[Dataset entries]
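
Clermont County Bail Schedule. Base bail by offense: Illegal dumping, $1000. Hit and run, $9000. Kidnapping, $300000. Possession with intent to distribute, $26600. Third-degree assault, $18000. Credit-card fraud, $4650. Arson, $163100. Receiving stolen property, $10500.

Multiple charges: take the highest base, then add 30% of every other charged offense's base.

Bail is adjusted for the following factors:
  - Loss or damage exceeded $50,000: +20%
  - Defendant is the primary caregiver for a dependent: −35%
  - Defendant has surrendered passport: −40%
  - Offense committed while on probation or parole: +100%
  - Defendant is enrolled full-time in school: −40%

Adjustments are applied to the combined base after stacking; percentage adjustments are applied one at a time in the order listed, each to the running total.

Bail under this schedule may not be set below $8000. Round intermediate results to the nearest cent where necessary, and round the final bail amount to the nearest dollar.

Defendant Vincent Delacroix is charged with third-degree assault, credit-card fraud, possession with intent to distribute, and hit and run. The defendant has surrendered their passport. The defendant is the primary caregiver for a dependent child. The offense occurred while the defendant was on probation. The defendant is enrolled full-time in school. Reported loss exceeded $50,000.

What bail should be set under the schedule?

$20271

Base amounts from the schedule: third-degree assault $18000; credit-card fraud $4650; possession with intent to distribute $26600; hit and run $9000.
Stacking rule: highest base plus 30% of each additional charge. Highest is possession with intent to distribute at $26600. Additional: $18000 × 30% = $5400; $4650 × 30% = $1395; $9000 × 30% = $2700. Combined base = $26600 + $9495 = $36095.
Loss or damage exceeded $50,000 (+20%): $36095 × 1.2 = $43314.
Defendant is the primary caregiver for a dependent (−35%): $43314 × 0.65 = $28154.10.
Defendant has surrendered passport (−40%): $28154.10 × 0.6 = $16892.46.
Offense committed while on probation or parole (+100%): $16892.46 × 2 = $33784.92.
Defendant is enrolled full-time in school (−40%): $33784.92 × 0.6 = $20270.95.
$20270.95 is at or above the $8000 minimum.
Rounded to the nearest dollar: $20271.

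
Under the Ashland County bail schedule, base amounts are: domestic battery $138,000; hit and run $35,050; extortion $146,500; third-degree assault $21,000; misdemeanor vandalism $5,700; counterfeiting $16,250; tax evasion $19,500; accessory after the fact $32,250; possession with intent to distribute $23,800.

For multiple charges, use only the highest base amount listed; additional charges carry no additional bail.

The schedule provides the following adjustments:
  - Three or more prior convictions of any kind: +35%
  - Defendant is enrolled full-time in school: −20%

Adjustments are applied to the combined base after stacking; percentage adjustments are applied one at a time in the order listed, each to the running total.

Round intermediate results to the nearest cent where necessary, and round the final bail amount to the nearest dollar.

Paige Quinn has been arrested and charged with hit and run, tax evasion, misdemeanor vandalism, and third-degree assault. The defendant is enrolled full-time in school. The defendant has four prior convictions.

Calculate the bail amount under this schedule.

$37,854

Base amounts from the schedule: hit and run $35,050; tax evasion $19,500; misdemeanor vandalism $5,700; third-degree assault $21,000.
Stacking rule: use the highest base only. Highest is hit and run at $35,050. Combined base = $35,050.
Three or more prior convictions of any kind (+35%): $35,050 × 1.35 = $47,317.50.
Defendant is enrolled full-time in school (−20%): $47,317.50 × 0.8 = $37,854.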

## Task prompt
Within the records above, each line containing "charged" is to be returned.

## Solved problem
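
Multiple charges: take the highest base, then add 30% of every other charged offense's base.
Defendant Vincent Delacroix is charged with third-degree assault, credit-card fraud, possession with intent to distribute, and hit and run. The defendant has surrendered their passport. The defendant is the primary caregiver for a dependent child. The offense occurred while the defendant was on probation. The defendant is enrolled full-time in school. Reported loss exceeded $50,000.
Paige Quinn has been arrested and charged with hit and run, tax evasion, misdemeanor vandalism, and third-degree assault. The defendant is enrolled full-time in school. The defendant has four prior convictions.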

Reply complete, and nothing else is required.